- _Directions_:
Look for the string "successors" in the data below, and copy each line that holds it.

(Provided records Opens)

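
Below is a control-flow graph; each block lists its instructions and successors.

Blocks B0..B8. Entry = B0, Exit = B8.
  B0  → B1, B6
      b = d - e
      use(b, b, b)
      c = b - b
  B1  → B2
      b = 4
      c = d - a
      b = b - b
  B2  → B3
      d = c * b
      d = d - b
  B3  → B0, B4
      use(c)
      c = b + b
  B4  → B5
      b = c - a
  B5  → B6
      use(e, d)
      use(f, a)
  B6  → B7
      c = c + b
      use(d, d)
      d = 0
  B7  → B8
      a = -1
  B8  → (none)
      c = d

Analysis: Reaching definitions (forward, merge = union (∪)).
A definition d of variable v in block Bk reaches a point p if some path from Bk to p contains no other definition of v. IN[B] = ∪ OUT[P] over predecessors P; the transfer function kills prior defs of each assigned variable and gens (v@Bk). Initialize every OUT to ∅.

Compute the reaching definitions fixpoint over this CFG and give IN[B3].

Answer: {b@B1, c@B1, d@B2}

Trace:
Per-block solution:
  B0:  IN={b@B1, c@B3, d@B2}  OUT={b@B0, c@B0, d@B2}
  B1:  IN={b@B0, c@B0, d@B2}  OUT={b@B1, c@B1, d@B2}
  B2:  IN={b@B1, c@B1, d@B2}  OUT={b@B1, c@B1, d@B2}
  B3:  IN={b@B1, c@B1, d@B2}  OUT={b@B1, c@B3, d@B2}
  B4:  IN={b@B1, c@B3, d@B2}  OUT={b@B4, c@B3, d@B2}
  B5:  IN={b@B4, c@B3, d@B2}  OUT={b@B4, c@B3, d@B2}
  B6:  IN={b@B0, b@B4, c@B0, c@B3, d@B2}  OUT={b@B0, b@B4, c@B6, d@B6}
  B7:  IN={b@B0, b@B4, c@B6, d@B6}  OUT={a@B7, b@B0, b@B4, c@B6, d@B6}
  B8:  IN={a@B7, b@B0, b@B4, c@B6, d@B6}  OUT={a@B7, b@B0, b@B4, c@B8, d@B6}

Merge at B3: IN[B3] = OUT[B2] = {b@B1, c@B1, d@B2}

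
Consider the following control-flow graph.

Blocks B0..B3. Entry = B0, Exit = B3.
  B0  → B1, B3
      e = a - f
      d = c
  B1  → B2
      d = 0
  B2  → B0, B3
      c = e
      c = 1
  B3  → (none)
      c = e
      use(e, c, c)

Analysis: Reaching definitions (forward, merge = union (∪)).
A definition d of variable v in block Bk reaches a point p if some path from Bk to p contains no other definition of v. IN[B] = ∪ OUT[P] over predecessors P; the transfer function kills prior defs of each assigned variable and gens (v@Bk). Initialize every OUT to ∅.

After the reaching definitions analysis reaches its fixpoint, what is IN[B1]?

Converged values:
  B0:  IN={c@B2, d@B1, e@B0}  OUT={c@B2, d@B0, e@B0}
  B1:  IN={c@B2, d@B0, e@B0}  OUT={c@B2, d@B1, e@B0}
  B2:  IN={c@B2, d@B1, e@B0}  OUT={c@B2, d@B1, e@B0}
  B3:  IN={c@B2, d@B0, d@B1, e@B0}  OUT={c@B3, d@B0, d@B1, e@B0}

Merge at B1: IN[B1] = OUT[B0] = {c@B2, d@B0, e@B0}

Answer: {c@B2, d@B0, e@B0}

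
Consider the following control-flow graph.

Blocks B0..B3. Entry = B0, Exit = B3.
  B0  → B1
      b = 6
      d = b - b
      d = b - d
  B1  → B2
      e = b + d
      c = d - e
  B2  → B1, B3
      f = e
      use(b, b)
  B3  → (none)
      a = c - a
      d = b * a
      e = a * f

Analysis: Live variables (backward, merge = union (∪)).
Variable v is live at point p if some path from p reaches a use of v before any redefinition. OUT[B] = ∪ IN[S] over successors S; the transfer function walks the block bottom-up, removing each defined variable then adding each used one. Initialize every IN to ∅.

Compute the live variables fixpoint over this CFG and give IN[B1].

Converged values:
  B0:  IN={a}  OUT={a, b, d}
  B1:  IN={a, b, d}  OUT={a, b, c, d, e}
  B2:  IN={a, b, c, d, e}  OUT={a, b, c, d, f}
  B3:  IN={a, b, c, f}  OUT={}

Merge at B1: OUT[B1] = IN[B2] = {a, b, c, d, e}
Applying B1's transfer function to that OUT value gives IN[B1] (row B1 above).

Answer: {a, b, d}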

(Provided records Closes)

- _Result of this exercise_:
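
Below is a control-flow graph; each block lists its instructions and successors.
Variable v is live at point p if some path from p reaches a use of v before any redefinition. OUT[B] = ∪ IN[S] over successors S; the transfer function walks the block bottom-up, removing each defined variable then adding each used one. Initialize every IN to ∅.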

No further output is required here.